Data shown section start

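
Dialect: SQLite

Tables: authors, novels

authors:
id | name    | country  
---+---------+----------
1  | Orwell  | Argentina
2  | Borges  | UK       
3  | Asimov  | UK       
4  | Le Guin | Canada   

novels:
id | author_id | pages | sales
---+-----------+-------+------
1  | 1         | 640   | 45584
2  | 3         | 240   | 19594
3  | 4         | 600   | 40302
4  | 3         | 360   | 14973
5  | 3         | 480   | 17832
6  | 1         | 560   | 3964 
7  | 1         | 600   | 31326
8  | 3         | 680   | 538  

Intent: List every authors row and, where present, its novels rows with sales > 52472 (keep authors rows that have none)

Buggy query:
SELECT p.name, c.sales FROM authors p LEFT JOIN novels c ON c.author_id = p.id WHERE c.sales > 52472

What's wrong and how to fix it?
Bug: Filtering c.sales in WHERE discards the NULL rows produced by LEFT JOIN, turning it into an inner join

Fix: Put 'c.sales > 52472' in the JOIN's ON clause instead of WHERE

Corrected query:
SELECT p.name, c.sales FROM authors p LEFT JOIN novels c ON c.author_id = p.id AND c.sales > 52472

Result:
name    | sales
--------+------
Orwell  | NULL 
Borges  | NULL 
Asimov  | NULL 
Le Guin | NULL 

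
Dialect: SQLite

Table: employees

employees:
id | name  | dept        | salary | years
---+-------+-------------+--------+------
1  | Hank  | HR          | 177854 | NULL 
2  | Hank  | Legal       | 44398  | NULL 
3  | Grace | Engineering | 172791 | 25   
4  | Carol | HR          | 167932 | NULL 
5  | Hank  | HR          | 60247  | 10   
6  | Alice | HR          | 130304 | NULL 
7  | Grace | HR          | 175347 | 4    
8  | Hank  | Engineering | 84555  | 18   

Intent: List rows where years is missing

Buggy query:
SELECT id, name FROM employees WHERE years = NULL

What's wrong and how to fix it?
Bug: '= NULL' is always unknown in SQL three-valued logic, so no rows match

Fix: Replace '= NULL' with 'IS NULL'

Corrected query:
SELECT id, name FROM employees WHERE years IS NULL

Result:
id | name 
---+------
1  | Hank 
2  | Hank 
4  | Carol
6  | Alice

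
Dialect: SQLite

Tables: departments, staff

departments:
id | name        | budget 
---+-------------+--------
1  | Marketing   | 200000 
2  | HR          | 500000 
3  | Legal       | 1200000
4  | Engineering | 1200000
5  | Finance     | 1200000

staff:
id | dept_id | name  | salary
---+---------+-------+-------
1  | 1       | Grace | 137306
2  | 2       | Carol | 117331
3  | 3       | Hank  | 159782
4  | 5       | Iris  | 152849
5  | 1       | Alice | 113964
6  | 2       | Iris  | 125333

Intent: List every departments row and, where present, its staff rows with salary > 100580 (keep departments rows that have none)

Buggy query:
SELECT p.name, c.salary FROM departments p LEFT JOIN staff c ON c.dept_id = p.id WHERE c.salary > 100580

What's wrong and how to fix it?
Bug: A WHERE condition on the right-hand table after LEFT JOIN drops unmatched parents

Fix: Move the right-table condition into the ON clause so unmatched parents are kept

Corrected query:
SELECT p.name, c.salary FROM departments p LEFT JOIN staff c ON c.dept_id = p.id AND c.salary > 100580

Result:
name        | salary
------------+-------
Marketing   | 113964
Marketing   | 137306
HR          | 117331
HR          | 125333
Legal       | 159782
Engineering | NULL  
Finance     | 152849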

Data shown section end

Task description:
From the line containing "Intent: List every departments" to the final line of the data above, transcribe every line exactly and nothing more.

Exercise output:
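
Intent: List every departments row and, where present, its staff rows with salary > 100580 (keep departments rows that have none)

Buggy query:
SELECT p.name, c.salary FROM departments p LEFT JOIN staff c ON c.dept_id = p.id WHERE c.salary > 100580

What's wrong and how to fix it?
Bug: A WHERE condition on the right-hand table after LEFT JOIN drops unmatched parents

Fix: Move the right-table condition into the ON clause so unmatched parents are kept

Corrected query:
SELECT p.name, c.salary FROM departments p LEFT JOIN staff c ON c.dept_id = p.id AND c.salary > 100580

Result:
name        | salary
------------+-------
Marketing   | 113964
Marketing   | 137306
HR          | 117331
HR          | 125333
Legal       | 159782
Engineering | NULL  
Finance     | 152849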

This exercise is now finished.